* _Task statement_
Set down each record exactly as written.

+++ Task input +++

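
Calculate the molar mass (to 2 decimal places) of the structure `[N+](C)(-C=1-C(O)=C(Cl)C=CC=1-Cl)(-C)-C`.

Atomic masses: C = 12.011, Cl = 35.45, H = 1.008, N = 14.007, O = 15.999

Molecular formula: C9H12Cl2NO+.
M = 9×12.011 + 2×35.45 + 12×1.008 + 1×14.007 + 1×15.999 = 221.10 g/mol.

221.10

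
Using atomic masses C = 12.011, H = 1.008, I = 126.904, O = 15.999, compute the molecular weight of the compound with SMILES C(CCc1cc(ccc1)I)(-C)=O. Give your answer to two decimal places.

Molecular formula: C10H11IO.
M = 10×12.011 + 11×1.008 + 1×126.904 + 1×15.999 = 274.10 g/mol.

274.10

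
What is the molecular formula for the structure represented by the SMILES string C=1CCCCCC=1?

Heavy atoms from the SMILES: 7 C.
Implicit hydrogens by atom environment:
  5 × C: 2 H each → 10
  2 × C: 1 H each → 2
  Total hydrogens = 12.
Molecular formula: C7H12

C7H12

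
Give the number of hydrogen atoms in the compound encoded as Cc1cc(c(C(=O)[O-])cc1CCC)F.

12

Hydrogens are implicit in SMILES; fill each atom to its normal valence:
  4 × C (aromatic): no H
  2 × C: 3 H each → 6
  2 × C: 2 H each → 4
  2 × C (aromatic): 1 H each → 2
  1 × C: no H
  1 × F: no H
  1 × O: no H
  1 × O (charge -1): no H
  Total hydrogens = 12.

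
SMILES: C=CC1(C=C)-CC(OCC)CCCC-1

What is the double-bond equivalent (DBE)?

3

Molecular formula from the SMILES: C13H22O.
DoU = (2C + 2 + N − H − X)/2 = (2·13 + 2 + 0 − 22 − 0)/2 = 6/2 = 3.
(Structurally: 1 ring(s) + 2 π bond(s) = 3.)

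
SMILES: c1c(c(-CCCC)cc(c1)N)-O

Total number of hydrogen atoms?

Hydrogens are implicit in SMILES; fill each atom to its normal valence:
  3 × C: 2 H each → 6
  3 × C (aromatic): 1 H each → 3
  3 × C (aromatic): no H
  1 × C: 3 H
  1 × N: 2 H
  1 × O: 1 H
  Total hydrogens = 15.

15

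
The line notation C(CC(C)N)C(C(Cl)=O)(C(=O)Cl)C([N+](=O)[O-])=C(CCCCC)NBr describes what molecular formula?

C14H22BrCl2N3O4

Heavy atoms from the SMILES: 1 Br, 14 C, 2 Cl, 3 N, 4 O.
Implicit hydrogens by atom environment:
  6 × C: 2 H each → 12
  5 × C: no H
  3 × O: no H
  2 × C: 3 H each → 6
  2 × Cl: no H
  1 × Br: no H
  1 × C: 1 H
  1 × N: 2 H
  1 × N: 1 H
  1 × N (charge +1): no H
  1 × O (charge -1): no H
  Total hydrogens = 22.
Molecular formula: C14H22BrCl2N3O4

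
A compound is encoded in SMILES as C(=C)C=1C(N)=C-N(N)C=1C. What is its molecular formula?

Heavy atoms from the SMILES: 7 C, 3 N.
Implicit hydrogens by atom environment:
  3 × C (aromatic): no H
  2 × N: 2 H each → 4
  1 × C: 3 H
  1 × C: 2 H
  1 × C (aromatic): 1 H
  1 × C: 1 H
  1 × N (aromatic): no H
  Total hydrogens = 11.
Molecular formula: C7H11N3

C7H11N3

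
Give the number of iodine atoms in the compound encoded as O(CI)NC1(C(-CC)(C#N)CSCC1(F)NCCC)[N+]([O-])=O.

1

The symbol for iodine appears 1 time in the SMILES.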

+++

* _Solution below_
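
Calculate the molar mass (to 2 decimal places) of the structure `[N+](C)(-C=1-C(O)=C(Cl)C=CC=1-Cl)(-C)-C`.

Atomic masses: C = 12.011, Cl = 35.45, H = 1.008, N = 14.007, O = 15.999

Molecular formula: C9H12Cl2NO+.
M = 9×12.011 + 2×35.45 + 12×1.008 + 1×14.007 + 1×15.999 = 221.10 g/mol.

221.10

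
Using atomic masses C = 12.011, H = 1.008, I = 126.904, O = 15.999, compute the molecular weight of the compound with SMILES C(CCc1cc(ccc1)I)(-C)=O. Give your answer to two decimal places.

Molecular formula: C10H11IO.
M = 10×12.011 + 11×1.008 + 1×126.904 + 1×15.999 = 274.10 g/mol.

274.10

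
What is the molecular formula for the structure represented by the SMILES string C=1CCCCCC=1?

Heavy atoms from the SMILES: 7 C.
Implicit hydrogens by atom environment:
  5 × C: 2 H each → 10
  2 × C: 1 H each → 2
  Total hydrogens = 12.
Molecular formula: C7H12

C7H12

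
Give the number of hydrogen atoms in the compound encoded as Cc1cc(c(C(=O)[O-])cc1CCC)F.

12

Hydrogens are implicit in SMILES; fill each atom to its normal valence:
  4 × C (aromatic): no H
  2 × C: 3 H each → 6
  2 × C: 2 H each → 4
  2 × C (aromatic): 1 H each → 2
  1 × C: no H
  1 × F: no H
  1 × O: no H
  1 × O (charge -1): no H
  Total hydrogens = 12.

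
SMILES: C=CC1(C=C)-CC(OCC)CCCC-1

What is the double-bond equivalent (DBE)?

3

Molecular formula from the SMILES: C13H22O.
DoU = (2C + 2 + N − H − X)/2 = (2·13 + 2 + 0 − 22 − 0)/2 = 6/2 = 3.
(Structurally: 1 ring(s) + 2 π bond(s) = 3.)

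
SMILES: c1c(c(-CCCC)cc(c1)N)-O

Total number of hydrogen atoms?

Hydrogens are implicit in SMILES; fill each atom to its normal valence:
  3 × C: 2 H each → 6
  3 × C (aromatic): 1 H each → 3
  3 × C (aromatic): no H
  1 × C: 3 H
  1 × N: 2 H
  1 × O: 1 H
  Total hydrogens = 15.

15

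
The line notation C(CC(C)N)C(C(Cl)=O)(C(=O)Cl)C([N+](=O)[O-])=C(CCCCC)NBr describes what molecular formula?

C14H22BrCl2N3O4

Heavy atoms from the SMILES: 1 Br, 14 C, 2 Cl, 3 N, 4 O.
Implicit hydrogens by atom environment:
  6 × C: 2 H each → 12
  5 × C: no H
  3 × O: no H
  2 × C: 3 H each → 6
  2 × Cl: no H
  1 × Br: no H
  1 × C: 1 H
  1 × N: 2 H
  1 × N: 1 H
  1 × N (charge +1): no H
  1 × O (charge -1): no H
  Total hydrogens = 22.
Molecular formula: C14H22BrCl2N3O4

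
A compound is encoded in SMILES as C(=C)C=1C(N)=C-N(N)C=1C. What is its molecular formula?

Heavy atoms from the SMILES: 7 C, 3 N.
Implicit hydrogens by atom environment:
  3 × C (aromatic): no H
  2 × N: 2 H each → 4
  1 × C: 3 H
  1 × C: 2 H
  1 × C (aromatic): 1 H
  1 × C: 1 H
  1 × N (aromatic): no H
  Total hydrogens = 11.
Molecular formula: C7H11N3

C7H11N3

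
Give the number of iodine atoms in the compound encoded as O(CI)NC1(C(-CC)(C#N)CSCC1(F)NCCC)[N+]([O-])=O.

1

The symbol for iodine appears 1 time in the SMILES.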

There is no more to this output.